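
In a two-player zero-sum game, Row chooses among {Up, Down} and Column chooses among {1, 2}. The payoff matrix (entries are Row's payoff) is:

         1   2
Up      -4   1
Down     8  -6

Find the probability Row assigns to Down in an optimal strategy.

5/19

Row minima: Up → -4, Down → -6; maximin = -4.
Column maxima: 1 → 8, 2 → 1; minimax = 1.
-4 ≠ 1, so there is no saddle point; optimal play is mixed.
Let Row play Up with probability p. Expected payoff against 1: (-4)p + 8(1−p) = −12p + 8; against 2: 1p + (-6)(1−p) = 7p − 6.
Setting these equal: −12p + 8 = 7p − 6 ⇒ −19p = -14 ⇒ p = 14/19, and the value is (-12)·(14/19) + 8 = -16/19.
For Column: with q = P(1), equating Up's and Down's payoffs gives −5q + 1 = 14q − 6 ⇒ q = 7/19.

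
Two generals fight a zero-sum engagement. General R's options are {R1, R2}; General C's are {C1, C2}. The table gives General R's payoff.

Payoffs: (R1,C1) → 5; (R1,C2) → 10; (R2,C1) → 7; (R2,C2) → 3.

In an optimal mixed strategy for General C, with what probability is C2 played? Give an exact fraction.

Row minima: R1 → 5, R2 → 3; maximin = 5.
Column maxima: C1 → 7, C2 → 10; minimax = 7.
5 ≠ 7, so there is no saddle point; optimal play is mixed.
Let General R play R1 with probability p. Expected payoff against C1: 5p + 7(1−p) = −2p + 7; against C2: 10p + 3(1−p) = 7p + 3.
Setting these equal: −2p + 7 = 7p + 3 ⇒ −9p = -4 ⇒ p = 4/9, and the value is (-2)·(4/9) + 7 = 55/9.
For General C: with q = P(C1), equating R1's and R2's payoffs gives −5q + 10 = 4q + 3 ⇒ q = 7/9.

2/9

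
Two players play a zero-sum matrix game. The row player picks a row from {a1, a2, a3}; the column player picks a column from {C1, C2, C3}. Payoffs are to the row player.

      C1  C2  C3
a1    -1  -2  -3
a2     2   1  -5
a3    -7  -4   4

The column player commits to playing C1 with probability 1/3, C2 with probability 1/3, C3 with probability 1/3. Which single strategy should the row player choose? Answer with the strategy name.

a2

Expected payoff of a1: (1/3)·(-1) + (1/3)·(-2) + (1/3)·(-3) = -2.
Expected payoff of a2: (1/3)·2 + (1/3)·1 + (1/3)·(-5) = -2/3.
Expected payoff of a3: (1/3)·(-7) + (1/3)·(-4) + (1/3)·4 = -7/3.
The largest is -2/3, so the row player's best response is a2.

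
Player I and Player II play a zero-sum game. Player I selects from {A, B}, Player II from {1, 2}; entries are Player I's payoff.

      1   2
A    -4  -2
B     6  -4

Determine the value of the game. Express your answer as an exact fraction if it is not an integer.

Row minima: A → -4, B → -4; maximin = -4.
Column maxima: 1 → 6, 2 → -2; minimax = -2.
-4 ≠ -2, so there is no saddle point; optimal play is mixed.
Let Player I play A with probability p. Expected payoff against 1: (-4)p + 6(1−p) = −10p + 6; against 2: (-2)p + (-4)(1−p) = 2p − 4.
Setting these equal: −10p + 6 = 2p − 4 ⇒ −12p = -10 ⇒ p = 5/6, and the value is (-10)·(5/6) + 6 = -7/3.
For Player II: with q = P(1), equating A's and B's payoffs gives −2q − 2 = 10q − 4 ⇒ q = 1/6.

-7/3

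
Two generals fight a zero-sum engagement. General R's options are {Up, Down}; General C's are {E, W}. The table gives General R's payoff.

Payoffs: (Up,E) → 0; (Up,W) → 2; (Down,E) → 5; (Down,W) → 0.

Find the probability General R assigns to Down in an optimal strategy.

Row minima: Up → 0, Down → 0; maximin = 0.
Column maxima: E → 5, W → 2; minimax = 2.
0 ≠ 2, so there is no saddle point; optimal play is mixed.
Let General R play Up with probability p. Expected payoff against E: 0p + 5(1−p) = −5p + 5; against W: 2p + 0(1−p) = 2p.
Setting these equal: −5p + 5 = 2p ⇒ −7p = -5 ⇒ p = 5/7, and the value is (-5)·(5/7) + 5 = 10/7.
For General C: with q = P(E), equating Up's and Down's payoffs gives −2q + 2 = 5q ⇒ q = 2/7.

2/7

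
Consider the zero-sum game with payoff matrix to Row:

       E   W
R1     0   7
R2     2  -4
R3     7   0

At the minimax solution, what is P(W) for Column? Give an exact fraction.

1/2

Row minima: R1 → 0, R2 → -4, R3 → 0; maximin = 0.
Column maxima: E → 7, W → 7; minimax = 7.
0 ≠ 7, so there is no saddle point; optimal play is mixed.
R2 is strictly dominated by R3, so Row never plays it.
On the remaining 2×2 (R1, R3 vs E, W):
Let Row play R1 with probability p. Expected payoff against E: 0p + 7(1−p) = −7p + 7; against W: 7p + 0(1−p) = 7p.
Setting these equal: −7p + 7 = 7p ⇒ −14p = -7 ⇒ p = 1/2, and the value is (-7)·(1/2) + 7 = 7/2.
For Column: with q = P(E), equating R1's and R3's payoffs gives −7q + 7 = 7q ⇒ q = 1/2.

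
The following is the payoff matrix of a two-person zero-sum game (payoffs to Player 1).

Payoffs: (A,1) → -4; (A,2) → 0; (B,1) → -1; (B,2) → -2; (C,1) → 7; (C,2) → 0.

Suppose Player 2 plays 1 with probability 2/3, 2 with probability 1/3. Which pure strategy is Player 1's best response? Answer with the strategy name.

Expected payoff of A: (2/3)·(-4) + (1/3)·0 = -8/3.
Expected payoff of B: (2/3)·(-1) + (1/3)·(-2) = -4/3.
Expected payoff of C: (2/3)·7 + (1/3)·0 = 14/3.
The largest is 14/3, so Player 1's best response is C.

C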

═══

### EXERCISE DIRECTIONS
Everything from the line containing "Suppose Player 2" down to the last line of the entries is to be returned exactly, both ends included, and nothing beyond it.

### COMPLETED TASK
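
Suppose Player 2 plays 1 with probability 2/3, 2 with probability 1/3. Which pure strategy is Player 1's best response? Answer with the strategy name.

Expected payoff of A: (2/3)·(-4) + (1/3)·0 = -8/3.
Expected payoff of B: (2/3)·(-1) + (1/3)·(-2) = -4/3.
Expected payoff of C: (2/3)·7 + (1/3)·0 = 14/3.
The largest is 14/3, so Player 1's best response is C.

C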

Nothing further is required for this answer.